▶ Required action: Look below for the line holding "At optimality garden beds = 22, patios" and the line holding "Solving gives poplin". Transcribe exactly those lines and all lines between them, nothing more.
*** Data to examine
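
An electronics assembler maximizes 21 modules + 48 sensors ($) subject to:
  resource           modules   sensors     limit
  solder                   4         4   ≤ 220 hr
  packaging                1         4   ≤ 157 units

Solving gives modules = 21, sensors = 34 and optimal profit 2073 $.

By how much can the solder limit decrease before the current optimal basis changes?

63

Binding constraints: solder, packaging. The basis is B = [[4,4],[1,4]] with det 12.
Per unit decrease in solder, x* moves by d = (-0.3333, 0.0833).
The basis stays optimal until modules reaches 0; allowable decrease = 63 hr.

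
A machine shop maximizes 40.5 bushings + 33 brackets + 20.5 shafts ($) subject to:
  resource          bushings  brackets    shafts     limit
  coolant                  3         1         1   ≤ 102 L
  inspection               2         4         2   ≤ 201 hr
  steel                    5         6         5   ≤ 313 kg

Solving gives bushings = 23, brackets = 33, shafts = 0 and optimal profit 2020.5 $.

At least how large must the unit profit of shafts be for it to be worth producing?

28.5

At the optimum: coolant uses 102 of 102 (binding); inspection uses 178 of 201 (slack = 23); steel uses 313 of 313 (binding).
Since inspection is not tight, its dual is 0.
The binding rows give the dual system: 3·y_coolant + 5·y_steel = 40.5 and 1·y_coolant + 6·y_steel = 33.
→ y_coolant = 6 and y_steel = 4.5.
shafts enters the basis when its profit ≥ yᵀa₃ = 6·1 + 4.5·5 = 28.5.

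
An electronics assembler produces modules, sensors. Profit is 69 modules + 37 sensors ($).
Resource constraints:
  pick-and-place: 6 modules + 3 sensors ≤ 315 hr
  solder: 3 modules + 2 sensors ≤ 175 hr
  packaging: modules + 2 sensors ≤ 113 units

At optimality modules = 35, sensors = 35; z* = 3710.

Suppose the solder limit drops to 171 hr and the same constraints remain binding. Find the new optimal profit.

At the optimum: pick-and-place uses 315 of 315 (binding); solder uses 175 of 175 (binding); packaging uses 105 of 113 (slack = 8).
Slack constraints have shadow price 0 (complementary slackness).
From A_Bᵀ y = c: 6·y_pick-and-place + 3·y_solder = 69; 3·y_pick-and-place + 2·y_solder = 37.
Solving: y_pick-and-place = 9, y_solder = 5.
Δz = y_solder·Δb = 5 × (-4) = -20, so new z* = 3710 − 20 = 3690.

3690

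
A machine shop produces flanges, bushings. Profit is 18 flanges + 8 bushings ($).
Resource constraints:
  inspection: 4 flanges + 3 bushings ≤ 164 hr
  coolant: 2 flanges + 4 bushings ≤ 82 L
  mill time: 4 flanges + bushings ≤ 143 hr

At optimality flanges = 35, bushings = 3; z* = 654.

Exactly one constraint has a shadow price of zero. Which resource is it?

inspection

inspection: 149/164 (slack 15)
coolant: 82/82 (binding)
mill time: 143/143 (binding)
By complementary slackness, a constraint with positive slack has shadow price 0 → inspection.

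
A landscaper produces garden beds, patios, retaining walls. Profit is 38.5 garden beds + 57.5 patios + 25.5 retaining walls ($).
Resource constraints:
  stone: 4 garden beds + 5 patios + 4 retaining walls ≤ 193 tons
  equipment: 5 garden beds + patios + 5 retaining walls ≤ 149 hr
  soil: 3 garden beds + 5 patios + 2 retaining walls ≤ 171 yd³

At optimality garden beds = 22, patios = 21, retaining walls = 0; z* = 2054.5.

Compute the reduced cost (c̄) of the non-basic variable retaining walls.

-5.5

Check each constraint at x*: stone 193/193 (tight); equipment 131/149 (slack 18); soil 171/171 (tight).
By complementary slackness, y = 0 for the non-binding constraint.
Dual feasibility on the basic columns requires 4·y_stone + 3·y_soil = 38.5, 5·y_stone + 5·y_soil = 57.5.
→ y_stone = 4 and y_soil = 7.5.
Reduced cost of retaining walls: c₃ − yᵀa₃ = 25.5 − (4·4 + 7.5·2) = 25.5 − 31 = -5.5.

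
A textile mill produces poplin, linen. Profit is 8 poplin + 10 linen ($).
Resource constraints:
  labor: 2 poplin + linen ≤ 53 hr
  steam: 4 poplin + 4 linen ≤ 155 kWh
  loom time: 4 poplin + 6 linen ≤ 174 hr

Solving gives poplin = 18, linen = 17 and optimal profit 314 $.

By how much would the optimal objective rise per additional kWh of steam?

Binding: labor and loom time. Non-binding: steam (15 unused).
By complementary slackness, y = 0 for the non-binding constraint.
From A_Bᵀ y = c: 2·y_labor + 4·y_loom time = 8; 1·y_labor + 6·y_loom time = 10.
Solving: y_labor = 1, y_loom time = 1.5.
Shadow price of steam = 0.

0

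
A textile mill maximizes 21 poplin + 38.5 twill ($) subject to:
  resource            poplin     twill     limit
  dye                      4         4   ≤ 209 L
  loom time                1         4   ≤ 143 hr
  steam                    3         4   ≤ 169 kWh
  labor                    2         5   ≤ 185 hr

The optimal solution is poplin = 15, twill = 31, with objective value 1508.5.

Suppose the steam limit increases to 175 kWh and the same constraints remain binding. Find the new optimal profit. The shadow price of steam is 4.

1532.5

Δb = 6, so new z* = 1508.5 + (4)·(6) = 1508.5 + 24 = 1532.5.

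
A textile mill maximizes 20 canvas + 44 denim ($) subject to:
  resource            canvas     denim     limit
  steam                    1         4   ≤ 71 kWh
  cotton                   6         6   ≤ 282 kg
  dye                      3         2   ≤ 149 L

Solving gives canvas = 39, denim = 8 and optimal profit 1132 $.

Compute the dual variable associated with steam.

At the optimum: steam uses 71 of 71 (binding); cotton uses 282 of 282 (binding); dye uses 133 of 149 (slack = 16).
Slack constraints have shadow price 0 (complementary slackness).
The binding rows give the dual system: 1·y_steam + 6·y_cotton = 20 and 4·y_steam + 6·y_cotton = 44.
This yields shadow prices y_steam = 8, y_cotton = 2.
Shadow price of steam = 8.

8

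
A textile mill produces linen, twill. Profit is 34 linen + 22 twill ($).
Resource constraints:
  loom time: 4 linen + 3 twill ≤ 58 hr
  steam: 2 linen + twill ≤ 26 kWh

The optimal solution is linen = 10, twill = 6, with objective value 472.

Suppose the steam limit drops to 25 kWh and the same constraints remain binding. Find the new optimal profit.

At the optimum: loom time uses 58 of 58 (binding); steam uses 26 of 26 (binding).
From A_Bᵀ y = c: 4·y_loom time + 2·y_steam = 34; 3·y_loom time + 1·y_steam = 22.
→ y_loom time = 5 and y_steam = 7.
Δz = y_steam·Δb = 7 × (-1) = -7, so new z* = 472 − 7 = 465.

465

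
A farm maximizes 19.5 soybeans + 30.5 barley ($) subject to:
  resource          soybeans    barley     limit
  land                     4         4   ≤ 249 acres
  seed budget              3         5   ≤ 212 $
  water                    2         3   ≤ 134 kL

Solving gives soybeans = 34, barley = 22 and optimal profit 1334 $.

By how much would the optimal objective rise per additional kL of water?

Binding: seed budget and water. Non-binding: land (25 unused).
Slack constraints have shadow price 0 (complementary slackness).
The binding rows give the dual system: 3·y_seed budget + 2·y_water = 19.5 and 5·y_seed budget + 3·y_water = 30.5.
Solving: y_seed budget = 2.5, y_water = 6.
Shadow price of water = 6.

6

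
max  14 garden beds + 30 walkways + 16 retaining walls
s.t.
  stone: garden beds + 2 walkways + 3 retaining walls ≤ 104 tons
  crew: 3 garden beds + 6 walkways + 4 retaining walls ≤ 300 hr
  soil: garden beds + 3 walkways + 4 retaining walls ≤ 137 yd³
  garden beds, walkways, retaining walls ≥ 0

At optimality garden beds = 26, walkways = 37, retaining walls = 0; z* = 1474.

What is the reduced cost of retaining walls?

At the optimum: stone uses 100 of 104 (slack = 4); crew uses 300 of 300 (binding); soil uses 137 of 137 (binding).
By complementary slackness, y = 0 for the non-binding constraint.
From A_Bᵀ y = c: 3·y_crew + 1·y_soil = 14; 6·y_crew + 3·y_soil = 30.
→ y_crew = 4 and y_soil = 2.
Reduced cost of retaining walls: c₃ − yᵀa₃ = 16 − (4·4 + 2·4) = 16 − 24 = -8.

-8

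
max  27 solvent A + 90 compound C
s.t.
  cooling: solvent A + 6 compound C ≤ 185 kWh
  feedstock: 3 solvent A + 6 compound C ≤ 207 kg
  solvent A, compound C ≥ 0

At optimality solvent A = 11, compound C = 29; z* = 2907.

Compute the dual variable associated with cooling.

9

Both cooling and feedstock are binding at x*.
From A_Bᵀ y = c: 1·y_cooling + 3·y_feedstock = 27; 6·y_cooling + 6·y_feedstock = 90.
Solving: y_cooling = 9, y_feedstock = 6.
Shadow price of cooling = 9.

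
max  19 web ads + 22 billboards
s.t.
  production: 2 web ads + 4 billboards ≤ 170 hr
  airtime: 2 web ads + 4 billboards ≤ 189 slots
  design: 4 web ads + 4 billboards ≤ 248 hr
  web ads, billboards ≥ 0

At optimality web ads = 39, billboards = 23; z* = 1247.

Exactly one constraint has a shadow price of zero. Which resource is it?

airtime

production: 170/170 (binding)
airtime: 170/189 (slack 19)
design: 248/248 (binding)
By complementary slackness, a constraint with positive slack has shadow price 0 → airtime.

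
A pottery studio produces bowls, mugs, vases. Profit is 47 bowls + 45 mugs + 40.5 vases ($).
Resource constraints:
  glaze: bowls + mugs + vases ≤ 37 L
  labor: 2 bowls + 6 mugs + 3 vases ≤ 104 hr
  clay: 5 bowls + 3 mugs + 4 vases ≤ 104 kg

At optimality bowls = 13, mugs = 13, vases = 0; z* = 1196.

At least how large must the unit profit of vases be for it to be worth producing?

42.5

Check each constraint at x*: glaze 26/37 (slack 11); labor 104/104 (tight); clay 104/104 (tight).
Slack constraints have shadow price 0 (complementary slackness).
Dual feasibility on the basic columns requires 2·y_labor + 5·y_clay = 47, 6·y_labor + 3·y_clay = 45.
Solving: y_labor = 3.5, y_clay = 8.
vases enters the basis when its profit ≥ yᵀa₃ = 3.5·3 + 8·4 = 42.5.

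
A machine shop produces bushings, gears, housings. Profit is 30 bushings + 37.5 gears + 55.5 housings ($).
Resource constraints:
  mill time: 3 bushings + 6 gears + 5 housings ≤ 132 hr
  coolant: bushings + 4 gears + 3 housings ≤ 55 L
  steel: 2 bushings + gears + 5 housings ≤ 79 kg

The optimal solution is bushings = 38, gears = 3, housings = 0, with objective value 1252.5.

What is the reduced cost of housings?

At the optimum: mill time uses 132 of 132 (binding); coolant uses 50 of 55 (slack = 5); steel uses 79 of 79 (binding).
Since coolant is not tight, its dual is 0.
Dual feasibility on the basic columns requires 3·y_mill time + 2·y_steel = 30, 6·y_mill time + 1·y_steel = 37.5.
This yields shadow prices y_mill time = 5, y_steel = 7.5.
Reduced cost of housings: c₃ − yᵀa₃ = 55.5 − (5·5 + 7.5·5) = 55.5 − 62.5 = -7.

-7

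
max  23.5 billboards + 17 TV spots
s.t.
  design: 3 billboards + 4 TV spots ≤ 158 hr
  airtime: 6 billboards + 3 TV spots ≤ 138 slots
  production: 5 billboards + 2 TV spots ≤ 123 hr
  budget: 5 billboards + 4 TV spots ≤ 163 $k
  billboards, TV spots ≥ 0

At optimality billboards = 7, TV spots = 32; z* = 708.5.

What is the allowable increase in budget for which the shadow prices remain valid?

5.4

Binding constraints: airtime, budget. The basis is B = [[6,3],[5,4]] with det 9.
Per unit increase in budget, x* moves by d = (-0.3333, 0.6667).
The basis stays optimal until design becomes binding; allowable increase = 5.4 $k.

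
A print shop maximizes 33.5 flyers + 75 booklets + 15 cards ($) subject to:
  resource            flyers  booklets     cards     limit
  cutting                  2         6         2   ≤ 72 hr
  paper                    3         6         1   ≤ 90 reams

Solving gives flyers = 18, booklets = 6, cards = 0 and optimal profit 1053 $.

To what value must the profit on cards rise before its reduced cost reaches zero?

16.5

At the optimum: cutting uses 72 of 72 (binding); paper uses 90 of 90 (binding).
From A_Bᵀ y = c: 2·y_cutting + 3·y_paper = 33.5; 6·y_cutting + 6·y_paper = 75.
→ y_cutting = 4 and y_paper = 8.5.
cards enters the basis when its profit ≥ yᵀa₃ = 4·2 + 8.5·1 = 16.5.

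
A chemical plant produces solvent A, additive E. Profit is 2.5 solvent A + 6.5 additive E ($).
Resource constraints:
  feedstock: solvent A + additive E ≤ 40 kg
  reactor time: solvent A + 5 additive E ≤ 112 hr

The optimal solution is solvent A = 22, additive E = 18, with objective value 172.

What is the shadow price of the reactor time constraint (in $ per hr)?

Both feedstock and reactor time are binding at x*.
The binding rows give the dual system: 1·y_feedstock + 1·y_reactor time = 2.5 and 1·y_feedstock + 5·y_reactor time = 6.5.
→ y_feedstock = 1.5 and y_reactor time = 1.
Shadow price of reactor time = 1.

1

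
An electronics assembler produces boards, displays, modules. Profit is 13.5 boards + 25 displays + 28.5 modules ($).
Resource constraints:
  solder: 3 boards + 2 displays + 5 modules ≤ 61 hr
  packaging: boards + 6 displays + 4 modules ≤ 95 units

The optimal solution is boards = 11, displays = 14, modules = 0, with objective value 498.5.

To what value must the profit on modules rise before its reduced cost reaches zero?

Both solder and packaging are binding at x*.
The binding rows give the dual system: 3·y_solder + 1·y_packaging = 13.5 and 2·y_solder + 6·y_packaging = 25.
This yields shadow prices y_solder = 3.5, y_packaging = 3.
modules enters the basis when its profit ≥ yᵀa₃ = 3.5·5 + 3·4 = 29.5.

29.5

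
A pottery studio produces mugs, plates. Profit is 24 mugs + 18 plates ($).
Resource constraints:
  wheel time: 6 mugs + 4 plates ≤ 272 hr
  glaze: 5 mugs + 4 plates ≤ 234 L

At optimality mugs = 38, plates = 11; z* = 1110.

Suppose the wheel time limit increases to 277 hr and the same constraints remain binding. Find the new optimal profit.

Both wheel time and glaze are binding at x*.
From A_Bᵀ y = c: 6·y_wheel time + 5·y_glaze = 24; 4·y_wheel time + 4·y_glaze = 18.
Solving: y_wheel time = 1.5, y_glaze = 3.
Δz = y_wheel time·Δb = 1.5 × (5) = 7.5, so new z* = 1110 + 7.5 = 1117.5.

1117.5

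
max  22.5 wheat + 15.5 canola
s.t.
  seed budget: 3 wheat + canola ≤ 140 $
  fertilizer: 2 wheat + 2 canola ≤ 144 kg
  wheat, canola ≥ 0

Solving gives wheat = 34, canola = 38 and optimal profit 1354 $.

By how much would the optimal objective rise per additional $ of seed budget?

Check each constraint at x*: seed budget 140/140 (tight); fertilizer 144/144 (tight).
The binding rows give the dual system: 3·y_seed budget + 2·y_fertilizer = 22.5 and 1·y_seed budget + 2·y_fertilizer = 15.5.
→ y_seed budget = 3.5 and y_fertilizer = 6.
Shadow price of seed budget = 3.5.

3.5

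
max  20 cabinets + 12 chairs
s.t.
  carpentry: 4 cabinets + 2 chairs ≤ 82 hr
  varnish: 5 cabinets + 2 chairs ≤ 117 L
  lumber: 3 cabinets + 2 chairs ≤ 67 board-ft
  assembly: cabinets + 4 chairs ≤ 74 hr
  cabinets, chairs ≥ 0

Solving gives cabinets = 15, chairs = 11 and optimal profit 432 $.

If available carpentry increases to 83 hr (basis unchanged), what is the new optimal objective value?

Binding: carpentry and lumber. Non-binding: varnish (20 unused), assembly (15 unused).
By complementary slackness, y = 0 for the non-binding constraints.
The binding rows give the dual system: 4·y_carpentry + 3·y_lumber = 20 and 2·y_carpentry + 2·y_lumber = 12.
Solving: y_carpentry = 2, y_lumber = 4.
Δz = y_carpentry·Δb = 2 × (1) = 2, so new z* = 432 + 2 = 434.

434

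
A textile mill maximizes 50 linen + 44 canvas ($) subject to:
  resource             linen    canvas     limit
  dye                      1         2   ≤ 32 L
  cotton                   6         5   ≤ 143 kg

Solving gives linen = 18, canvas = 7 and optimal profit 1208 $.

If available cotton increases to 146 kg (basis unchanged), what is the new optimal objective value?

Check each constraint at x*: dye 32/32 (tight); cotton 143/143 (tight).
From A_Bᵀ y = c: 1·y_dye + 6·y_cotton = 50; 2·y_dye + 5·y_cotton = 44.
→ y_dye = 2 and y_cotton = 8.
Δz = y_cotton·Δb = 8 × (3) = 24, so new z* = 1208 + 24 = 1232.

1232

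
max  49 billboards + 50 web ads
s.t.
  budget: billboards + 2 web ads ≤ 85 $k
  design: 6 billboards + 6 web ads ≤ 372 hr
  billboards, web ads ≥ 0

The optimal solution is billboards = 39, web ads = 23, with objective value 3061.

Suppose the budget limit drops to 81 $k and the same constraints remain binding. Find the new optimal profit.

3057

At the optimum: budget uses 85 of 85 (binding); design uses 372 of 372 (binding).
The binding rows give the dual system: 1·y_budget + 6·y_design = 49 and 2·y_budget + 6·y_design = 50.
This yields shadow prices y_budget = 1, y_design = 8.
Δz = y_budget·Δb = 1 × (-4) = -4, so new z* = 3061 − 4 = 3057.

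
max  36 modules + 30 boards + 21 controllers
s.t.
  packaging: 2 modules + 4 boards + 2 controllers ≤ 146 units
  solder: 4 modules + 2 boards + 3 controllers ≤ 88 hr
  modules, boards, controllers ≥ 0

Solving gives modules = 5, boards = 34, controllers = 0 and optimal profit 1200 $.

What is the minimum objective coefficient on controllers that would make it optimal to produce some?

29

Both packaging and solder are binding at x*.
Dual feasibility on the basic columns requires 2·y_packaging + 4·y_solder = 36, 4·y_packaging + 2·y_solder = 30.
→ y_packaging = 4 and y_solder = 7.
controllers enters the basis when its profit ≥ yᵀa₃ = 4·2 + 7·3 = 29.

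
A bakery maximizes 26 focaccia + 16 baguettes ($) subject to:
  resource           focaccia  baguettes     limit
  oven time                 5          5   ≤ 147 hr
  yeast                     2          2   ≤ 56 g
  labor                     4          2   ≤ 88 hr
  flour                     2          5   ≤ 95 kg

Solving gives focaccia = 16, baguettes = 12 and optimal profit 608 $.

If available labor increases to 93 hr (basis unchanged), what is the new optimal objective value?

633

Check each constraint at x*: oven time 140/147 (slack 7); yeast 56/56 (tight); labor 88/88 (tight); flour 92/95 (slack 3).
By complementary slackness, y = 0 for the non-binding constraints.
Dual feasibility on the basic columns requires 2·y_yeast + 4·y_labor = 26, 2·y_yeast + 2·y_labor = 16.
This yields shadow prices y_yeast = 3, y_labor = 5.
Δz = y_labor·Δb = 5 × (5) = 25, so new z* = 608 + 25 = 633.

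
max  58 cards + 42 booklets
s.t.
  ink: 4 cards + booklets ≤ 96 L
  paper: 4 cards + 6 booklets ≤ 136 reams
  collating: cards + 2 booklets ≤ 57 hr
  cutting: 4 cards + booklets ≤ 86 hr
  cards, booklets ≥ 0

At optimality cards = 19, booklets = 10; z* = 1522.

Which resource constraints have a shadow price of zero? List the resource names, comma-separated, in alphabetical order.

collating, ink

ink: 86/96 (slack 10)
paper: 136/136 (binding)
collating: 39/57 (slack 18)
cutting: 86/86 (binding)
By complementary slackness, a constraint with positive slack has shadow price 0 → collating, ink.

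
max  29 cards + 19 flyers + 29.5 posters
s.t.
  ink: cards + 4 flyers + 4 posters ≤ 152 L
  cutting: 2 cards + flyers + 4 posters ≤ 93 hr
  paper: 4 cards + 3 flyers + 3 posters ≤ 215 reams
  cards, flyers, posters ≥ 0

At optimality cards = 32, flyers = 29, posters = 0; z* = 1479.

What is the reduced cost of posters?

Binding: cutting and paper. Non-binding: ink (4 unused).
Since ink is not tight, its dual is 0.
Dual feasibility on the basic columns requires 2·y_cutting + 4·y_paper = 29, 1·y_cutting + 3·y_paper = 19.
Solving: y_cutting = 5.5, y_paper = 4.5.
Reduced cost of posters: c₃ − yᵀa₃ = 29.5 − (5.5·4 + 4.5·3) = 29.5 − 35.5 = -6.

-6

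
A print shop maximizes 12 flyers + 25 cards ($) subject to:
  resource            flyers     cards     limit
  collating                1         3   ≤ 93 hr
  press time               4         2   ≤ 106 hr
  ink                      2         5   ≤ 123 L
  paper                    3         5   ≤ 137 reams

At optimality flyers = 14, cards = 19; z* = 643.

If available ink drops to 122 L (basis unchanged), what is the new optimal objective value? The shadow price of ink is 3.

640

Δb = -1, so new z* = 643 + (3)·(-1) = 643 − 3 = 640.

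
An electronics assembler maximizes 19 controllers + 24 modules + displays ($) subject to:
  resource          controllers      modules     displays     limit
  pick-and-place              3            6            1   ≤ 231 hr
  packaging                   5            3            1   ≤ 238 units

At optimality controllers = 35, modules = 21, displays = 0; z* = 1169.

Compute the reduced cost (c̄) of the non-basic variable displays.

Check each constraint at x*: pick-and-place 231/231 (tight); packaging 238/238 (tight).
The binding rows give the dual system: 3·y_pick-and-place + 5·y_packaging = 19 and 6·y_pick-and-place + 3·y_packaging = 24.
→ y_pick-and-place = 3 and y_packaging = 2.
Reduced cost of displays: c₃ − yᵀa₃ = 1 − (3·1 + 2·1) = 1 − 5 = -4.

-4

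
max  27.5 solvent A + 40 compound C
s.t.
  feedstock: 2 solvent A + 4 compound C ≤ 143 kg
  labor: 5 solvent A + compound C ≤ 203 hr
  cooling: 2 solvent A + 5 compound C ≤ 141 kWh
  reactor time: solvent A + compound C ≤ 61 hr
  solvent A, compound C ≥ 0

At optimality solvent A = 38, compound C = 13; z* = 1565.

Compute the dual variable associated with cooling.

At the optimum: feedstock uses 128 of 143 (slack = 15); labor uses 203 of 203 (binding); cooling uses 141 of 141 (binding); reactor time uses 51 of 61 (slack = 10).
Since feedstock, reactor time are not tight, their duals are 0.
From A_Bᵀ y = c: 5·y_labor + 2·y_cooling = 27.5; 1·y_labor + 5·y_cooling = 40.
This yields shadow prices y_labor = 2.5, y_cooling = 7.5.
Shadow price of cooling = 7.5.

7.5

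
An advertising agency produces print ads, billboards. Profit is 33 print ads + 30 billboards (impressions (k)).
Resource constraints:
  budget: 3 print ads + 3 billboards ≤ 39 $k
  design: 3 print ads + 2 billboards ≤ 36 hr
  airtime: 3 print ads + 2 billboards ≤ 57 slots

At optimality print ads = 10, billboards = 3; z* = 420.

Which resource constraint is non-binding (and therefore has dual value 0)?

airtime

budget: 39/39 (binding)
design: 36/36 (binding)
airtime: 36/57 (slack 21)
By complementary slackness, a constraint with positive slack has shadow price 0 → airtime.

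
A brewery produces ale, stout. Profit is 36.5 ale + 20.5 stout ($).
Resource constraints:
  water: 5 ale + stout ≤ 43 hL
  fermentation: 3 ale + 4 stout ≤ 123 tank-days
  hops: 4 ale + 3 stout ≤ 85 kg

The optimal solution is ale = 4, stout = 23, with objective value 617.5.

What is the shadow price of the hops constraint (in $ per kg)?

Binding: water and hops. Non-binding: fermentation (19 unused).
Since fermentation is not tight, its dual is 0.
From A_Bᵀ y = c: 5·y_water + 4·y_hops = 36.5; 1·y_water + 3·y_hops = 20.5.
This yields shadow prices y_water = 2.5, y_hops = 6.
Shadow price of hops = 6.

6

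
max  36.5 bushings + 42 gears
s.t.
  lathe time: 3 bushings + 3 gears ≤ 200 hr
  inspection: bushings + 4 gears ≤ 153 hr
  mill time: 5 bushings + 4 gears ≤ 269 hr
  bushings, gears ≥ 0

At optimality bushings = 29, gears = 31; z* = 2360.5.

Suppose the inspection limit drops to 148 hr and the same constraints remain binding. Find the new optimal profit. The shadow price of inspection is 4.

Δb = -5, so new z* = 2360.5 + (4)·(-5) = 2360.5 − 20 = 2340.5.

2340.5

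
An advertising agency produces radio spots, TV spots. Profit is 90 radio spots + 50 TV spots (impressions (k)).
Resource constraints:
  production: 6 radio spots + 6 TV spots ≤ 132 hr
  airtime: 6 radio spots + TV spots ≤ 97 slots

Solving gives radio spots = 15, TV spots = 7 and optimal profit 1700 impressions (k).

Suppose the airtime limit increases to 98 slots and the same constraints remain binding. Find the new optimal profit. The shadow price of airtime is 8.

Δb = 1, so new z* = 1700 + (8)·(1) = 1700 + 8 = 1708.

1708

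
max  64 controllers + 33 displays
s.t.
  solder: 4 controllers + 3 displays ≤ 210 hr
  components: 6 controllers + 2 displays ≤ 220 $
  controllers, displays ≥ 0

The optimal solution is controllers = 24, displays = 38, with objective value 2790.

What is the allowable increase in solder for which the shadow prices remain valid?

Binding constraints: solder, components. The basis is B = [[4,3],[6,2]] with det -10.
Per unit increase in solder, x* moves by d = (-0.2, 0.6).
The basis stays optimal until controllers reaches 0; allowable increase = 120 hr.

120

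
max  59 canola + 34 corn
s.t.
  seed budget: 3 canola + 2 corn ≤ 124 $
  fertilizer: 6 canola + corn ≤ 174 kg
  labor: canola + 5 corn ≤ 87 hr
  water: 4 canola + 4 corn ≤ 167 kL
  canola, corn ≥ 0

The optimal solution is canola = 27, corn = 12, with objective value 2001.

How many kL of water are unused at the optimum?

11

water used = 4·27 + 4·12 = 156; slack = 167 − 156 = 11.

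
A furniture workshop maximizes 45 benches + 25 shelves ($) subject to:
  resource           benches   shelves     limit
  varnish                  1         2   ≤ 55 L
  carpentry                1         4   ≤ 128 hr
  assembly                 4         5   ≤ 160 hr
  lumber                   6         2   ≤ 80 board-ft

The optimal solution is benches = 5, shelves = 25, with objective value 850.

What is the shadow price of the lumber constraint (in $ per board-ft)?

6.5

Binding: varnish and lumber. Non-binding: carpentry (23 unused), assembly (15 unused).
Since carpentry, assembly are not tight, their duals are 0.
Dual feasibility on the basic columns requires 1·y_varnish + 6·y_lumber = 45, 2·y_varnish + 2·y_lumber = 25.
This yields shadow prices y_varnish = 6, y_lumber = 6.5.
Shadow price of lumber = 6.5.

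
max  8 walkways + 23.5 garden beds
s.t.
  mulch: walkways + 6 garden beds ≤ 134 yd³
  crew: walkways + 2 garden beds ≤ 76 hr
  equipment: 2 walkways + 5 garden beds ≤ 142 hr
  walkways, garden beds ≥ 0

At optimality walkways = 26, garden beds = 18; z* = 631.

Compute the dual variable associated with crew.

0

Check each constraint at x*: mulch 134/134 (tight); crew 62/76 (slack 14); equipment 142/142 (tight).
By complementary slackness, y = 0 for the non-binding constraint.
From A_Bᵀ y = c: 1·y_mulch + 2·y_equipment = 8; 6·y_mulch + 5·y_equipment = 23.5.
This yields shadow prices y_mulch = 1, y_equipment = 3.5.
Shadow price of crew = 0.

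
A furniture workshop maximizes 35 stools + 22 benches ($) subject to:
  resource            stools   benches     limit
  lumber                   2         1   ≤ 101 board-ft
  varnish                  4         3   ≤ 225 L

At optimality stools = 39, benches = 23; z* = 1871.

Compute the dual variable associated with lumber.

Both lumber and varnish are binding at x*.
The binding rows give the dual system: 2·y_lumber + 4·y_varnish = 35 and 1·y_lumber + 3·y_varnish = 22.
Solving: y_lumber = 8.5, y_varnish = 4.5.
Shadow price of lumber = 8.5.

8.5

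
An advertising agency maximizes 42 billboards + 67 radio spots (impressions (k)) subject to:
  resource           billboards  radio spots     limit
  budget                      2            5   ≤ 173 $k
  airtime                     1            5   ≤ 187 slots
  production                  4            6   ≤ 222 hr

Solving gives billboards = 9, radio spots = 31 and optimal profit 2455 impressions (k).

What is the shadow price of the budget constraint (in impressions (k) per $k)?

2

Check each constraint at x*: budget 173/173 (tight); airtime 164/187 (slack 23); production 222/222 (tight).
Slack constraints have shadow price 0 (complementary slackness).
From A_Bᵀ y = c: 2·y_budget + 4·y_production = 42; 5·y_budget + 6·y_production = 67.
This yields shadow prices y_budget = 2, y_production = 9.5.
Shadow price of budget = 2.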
******
▶ Exercise response:
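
At optimality garden beds = 22, patios = 21, retaining walls = 0; z* = 2054.5.

Compute the reduced cost (c̄) of the non-basic variable retaining walls.

-5.5

Check each constraint at x*: stone 193/193 (tight); equipment 131/149 (slack 18); soil 171/171 (tight).
By complementary slackness, y = 0 for the non-binding constraint.
Dual feasibility on the basic columns requires 4·y_stone + 3·y_soil = 38.5, 5·y_stone + 5·y_soil = 57.5.
→ y_stone = 4 and y_soil = 7.5.
Reduced cost of retaining walls: c₃ − yᵀa₃ = 25.5 − (4·4 + 7.5·2) = 25.5 − 31 = -5.5.

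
A textile mill produces poplin, linen. Profit is 8 poplin + 10 linen ($).
Resource constraints:
  labor: 2 poplin + linen ≤ 53 hr
  steam: 4 poplin + 4 linen ≤ 155 kWh
  loom time: 4 poplin + 6 linen ≤ 174 hr

Solving gives poplin = 18, linen = 17 and optimal profit 314 $.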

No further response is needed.